▶ _Task instructions_: Please retype every entry below, keeping it exactly the same.

▶ _Data provided_:
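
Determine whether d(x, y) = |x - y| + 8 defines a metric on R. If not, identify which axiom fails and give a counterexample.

No. d fails identity of indiscernibles (specifically d(x,x) = 0): d(0, 0) = |0 - 0| + 8 = 0 + 8 = 8 ≠ 0.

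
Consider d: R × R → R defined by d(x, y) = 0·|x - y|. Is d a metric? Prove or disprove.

No. With c = 0, d(x,y) = 0 for all x, y. This fails identity of indiscernibles: d(6, 12) = 0 but 6 ≠ 12.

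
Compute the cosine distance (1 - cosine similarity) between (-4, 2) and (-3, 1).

With u = (-4, 2), v = (-3, 1):
u·v = (-4)·(-3) + 2·1 = 12 + 2 = 14.
|u| = √((-4)² + 2²) = √20, |v| = √((-3)² + 1²) = √10, so |u||v| = √(20·10) = √200.
cos θ = (u·v)/(|u||v|) = 14/√200 ≈ 0.9899
Cosine distance = 1 - cos θ ≈ 1 - 0.9899 = 0.0101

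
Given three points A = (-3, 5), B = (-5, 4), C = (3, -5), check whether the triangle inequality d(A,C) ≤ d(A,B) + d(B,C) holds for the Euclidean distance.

d(A,B) = √(2² + 1²) = √5 ≈ 2.2361, d(B,C) = √(8² + 9²) = √145 ≈ 12.0416, d(A,C) = √(6² + 10²) = √136 ≈ 11.6619.
d(A,C) ≈ 11.6619 ≤ 2.2361 + 12.0416 = 14.2777. Triangle inequality is satisfied.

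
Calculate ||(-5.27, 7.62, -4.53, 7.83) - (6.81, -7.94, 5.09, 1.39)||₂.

√(Σ(x_i - y_i)²) = √((-5.27 - 6.81)² + (7.62 - (-7.94))² + (-4.53 - 5.09)² + (7.83 - 1.39)²)
= √((-12.08)² + 15.56² + (-9.62)² + 6.44²) = √(145.9264 + 242.1136 + 92.5444 + 41.4736) = √522.058 ≈ 22.8486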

▶ _Your response_:
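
Determine whether d(x, y) = |x - y| + 8 defines a metric on R. If not, identify which axiom fails and give a counterexample.

No. d fails identity of indiscernibles (specifically d(x,x) = 0): d(0, 0) = |0 - 0| + 8 = 0 + 8 = 8 ≠ 0.

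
Consider d: R × R → R defined by d(x, y) = 0·|x - y|. Is d a metric? Prove or disprove.

No. With c = 0, d(x,y) = 0 for all x, y. This fails identity of indiscernibles: d(6, 12) = 0 but 6 ≠ 12.

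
Compute the cosine distance (1 - cosine similarity) between (-4, 2) and (-3, 1).

With u = (-4, 2), v = (-3, 1):
u·v = (-4)·(-3) + 2·1 = 12 + 2 = 14.
|u| = √((-4)² + 2²) = √20, |v| = √((-3)² + 1²) = √10, so |u||v| = √(20·10) = √200.
cos θ = (u·v)/(|u||v|) = 14/√200 ≈ 0.9899
Cosine distance = 1 - cos θ ≈ 1 - 0.9899 = 0.0101

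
Given three points A = (-3, 5), B = (-5, 4), C = (3, -5), check whether the triangle inequality d(A,C) ≤ d(A,B) + d(B,C) holds for the Euclidean distance.

d(A,B) = √(2² + 1²) = √5 ≈ 2.2361, d(B,C) = √(8² + 9²) = √145 ≈ 12.0416, d(A,C) = √(6² + 10²) = √136 ≈ 11.6619.
d(A,C) ≈ 11.6619 ≤ 2.2361 + 12.0416 = 14.2777. Triangle inequality is satisfied.

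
Calculate ||(-5.27, 7.62, -4.53, 7.83) - (6.81, -7.94, 5.09, 1.39)||₂.

√(Σ(x_i - y_i)²) = √((-5.27 - 6.81)² + (7.62 - (-7.94))² + (-4.53 - 5.09)² + (7.83 - 1.39)²)
= √((-12.08)² + 15.56² + (-9.62)² + 6.44²) = √(145.9264 + 242.1136 + 92.5444 + 41.4736) = √522.058 ≈ 22.8486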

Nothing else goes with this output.